Each line below from the one containing "What is (-52 + l)**2, if l = -79?" through the one containing "Answer: -2741/15 ≈ -182.73" is to be given again exactly, and no line outside that span.

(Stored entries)
↓↓↓

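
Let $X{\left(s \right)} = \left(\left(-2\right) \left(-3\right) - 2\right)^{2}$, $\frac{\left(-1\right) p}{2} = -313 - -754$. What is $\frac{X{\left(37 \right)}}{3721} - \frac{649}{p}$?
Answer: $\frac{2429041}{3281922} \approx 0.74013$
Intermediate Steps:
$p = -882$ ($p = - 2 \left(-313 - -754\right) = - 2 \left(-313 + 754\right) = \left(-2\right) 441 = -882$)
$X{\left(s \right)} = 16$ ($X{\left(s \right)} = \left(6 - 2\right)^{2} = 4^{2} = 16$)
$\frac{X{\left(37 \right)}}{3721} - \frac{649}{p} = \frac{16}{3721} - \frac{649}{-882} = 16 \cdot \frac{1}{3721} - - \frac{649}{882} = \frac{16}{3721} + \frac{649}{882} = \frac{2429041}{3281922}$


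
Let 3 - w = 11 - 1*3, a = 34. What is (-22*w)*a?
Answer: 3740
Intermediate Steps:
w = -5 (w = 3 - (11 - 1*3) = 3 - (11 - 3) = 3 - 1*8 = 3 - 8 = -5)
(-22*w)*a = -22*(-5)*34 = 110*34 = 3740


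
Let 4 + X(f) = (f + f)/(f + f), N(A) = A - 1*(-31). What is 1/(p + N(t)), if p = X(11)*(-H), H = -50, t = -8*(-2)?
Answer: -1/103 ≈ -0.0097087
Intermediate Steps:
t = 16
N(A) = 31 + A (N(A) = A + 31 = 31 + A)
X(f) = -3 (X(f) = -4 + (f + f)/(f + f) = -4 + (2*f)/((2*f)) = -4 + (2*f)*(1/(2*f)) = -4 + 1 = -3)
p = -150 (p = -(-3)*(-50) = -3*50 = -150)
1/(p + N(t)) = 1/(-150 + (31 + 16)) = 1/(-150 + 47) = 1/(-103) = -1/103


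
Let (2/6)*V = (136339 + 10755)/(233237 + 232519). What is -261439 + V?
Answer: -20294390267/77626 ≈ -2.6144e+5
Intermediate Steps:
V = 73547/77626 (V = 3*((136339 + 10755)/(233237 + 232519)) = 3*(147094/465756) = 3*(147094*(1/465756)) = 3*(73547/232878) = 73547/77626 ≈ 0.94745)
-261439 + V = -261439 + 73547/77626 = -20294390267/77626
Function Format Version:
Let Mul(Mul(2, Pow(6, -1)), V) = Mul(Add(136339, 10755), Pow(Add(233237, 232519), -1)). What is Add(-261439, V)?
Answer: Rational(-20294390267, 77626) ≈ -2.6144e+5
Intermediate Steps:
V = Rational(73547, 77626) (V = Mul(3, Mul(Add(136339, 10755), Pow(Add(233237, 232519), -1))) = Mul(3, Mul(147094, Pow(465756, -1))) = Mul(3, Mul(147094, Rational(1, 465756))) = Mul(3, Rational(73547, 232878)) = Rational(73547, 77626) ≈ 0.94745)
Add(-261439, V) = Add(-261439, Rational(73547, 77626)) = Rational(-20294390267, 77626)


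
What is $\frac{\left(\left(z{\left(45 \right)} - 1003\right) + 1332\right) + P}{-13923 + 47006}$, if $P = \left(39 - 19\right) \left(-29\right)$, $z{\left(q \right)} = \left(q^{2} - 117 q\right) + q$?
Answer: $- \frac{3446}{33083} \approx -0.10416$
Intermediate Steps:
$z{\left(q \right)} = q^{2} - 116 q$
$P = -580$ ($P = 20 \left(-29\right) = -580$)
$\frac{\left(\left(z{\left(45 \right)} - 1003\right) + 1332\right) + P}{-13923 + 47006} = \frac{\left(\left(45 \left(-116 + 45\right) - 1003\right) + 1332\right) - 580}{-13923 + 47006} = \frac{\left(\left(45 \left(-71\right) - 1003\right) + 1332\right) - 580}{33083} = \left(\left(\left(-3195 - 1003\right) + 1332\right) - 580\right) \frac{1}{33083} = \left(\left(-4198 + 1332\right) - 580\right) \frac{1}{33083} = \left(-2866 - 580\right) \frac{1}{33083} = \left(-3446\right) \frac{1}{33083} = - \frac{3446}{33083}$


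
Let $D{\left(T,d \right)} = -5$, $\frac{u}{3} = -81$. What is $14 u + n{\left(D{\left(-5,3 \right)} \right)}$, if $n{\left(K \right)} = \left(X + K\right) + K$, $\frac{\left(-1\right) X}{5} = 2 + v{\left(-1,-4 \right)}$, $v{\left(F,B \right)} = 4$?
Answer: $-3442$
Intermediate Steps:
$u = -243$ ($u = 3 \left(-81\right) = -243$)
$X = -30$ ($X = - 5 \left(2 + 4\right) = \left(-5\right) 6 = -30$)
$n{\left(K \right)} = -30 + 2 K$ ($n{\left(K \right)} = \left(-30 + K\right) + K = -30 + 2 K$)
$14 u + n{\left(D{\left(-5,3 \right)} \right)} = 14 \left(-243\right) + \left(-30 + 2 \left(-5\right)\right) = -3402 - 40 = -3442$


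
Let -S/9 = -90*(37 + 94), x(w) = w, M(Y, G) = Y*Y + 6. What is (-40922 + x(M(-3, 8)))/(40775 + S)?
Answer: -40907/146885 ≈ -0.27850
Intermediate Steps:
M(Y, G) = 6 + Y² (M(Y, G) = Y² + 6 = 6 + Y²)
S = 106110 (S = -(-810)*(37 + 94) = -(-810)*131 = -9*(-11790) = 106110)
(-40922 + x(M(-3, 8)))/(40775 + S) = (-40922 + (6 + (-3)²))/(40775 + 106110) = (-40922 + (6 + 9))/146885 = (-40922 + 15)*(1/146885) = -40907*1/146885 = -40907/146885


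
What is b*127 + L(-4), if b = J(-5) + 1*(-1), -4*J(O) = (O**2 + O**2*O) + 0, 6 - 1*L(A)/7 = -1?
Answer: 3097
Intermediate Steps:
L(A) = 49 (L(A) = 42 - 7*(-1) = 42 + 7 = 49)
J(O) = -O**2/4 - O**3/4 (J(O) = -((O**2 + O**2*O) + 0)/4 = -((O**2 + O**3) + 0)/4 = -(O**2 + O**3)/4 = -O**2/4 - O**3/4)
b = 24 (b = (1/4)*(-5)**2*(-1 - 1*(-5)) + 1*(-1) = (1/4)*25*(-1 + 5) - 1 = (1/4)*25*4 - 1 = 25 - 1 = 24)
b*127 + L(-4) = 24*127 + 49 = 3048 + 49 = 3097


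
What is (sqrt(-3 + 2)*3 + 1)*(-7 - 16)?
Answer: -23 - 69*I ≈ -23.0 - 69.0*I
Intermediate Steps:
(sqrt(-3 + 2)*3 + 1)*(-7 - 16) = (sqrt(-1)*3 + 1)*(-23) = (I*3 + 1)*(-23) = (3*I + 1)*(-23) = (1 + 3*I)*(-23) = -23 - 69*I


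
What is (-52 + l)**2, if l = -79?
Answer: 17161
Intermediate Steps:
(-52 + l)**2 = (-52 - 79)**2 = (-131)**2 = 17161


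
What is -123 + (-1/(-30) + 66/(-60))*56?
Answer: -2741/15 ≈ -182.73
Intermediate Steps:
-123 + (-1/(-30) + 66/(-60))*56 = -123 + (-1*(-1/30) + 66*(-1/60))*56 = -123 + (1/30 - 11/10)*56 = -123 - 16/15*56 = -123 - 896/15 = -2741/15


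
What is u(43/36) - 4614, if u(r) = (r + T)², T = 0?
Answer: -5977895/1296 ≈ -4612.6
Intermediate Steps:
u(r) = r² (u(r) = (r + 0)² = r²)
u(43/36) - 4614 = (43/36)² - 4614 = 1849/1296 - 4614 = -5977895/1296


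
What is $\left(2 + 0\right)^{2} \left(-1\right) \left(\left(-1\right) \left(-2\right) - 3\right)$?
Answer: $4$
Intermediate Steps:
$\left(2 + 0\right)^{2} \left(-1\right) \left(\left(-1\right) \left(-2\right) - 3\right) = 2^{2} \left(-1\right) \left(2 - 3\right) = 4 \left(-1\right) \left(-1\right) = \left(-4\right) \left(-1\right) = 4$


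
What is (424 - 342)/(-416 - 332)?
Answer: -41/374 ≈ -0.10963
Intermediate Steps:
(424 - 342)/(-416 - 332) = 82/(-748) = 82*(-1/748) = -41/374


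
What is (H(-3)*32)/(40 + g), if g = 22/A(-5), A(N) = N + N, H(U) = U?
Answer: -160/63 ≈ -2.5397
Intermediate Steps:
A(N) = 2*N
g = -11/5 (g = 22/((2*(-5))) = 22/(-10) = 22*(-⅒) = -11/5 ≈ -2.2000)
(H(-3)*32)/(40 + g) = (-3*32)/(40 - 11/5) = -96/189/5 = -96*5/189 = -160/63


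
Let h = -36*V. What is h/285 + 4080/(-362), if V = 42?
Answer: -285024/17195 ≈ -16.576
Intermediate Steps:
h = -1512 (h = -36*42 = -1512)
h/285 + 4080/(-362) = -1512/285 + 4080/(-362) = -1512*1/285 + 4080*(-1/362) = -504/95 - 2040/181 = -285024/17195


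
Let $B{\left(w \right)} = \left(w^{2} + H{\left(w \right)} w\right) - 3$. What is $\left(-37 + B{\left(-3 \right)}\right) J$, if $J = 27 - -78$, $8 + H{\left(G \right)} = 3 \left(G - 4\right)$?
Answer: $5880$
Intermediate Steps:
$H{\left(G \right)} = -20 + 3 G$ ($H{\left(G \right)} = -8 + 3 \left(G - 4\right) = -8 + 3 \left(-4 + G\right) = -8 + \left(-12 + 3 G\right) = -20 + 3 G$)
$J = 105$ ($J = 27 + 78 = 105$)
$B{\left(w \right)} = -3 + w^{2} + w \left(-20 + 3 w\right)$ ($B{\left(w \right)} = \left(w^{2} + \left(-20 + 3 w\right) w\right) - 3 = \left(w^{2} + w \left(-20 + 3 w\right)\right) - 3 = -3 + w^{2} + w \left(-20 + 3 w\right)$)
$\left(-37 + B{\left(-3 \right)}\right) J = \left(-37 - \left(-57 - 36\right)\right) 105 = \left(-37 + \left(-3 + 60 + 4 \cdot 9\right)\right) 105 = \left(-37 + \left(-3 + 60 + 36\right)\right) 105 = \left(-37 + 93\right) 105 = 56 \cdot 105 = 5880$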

↑↑↑

- _ANSWER_:
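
What is (-52 + l)**2, if l = -79?
Answer: 17161
Intermediate Steps:
(-52 + l)**2 = (-52 - 79)**2 = (-131)**2 = 17161


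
What is -123 + (-1/(-30) + 66/(-60))*56?
Answer: -2741/15 ≈ -182.73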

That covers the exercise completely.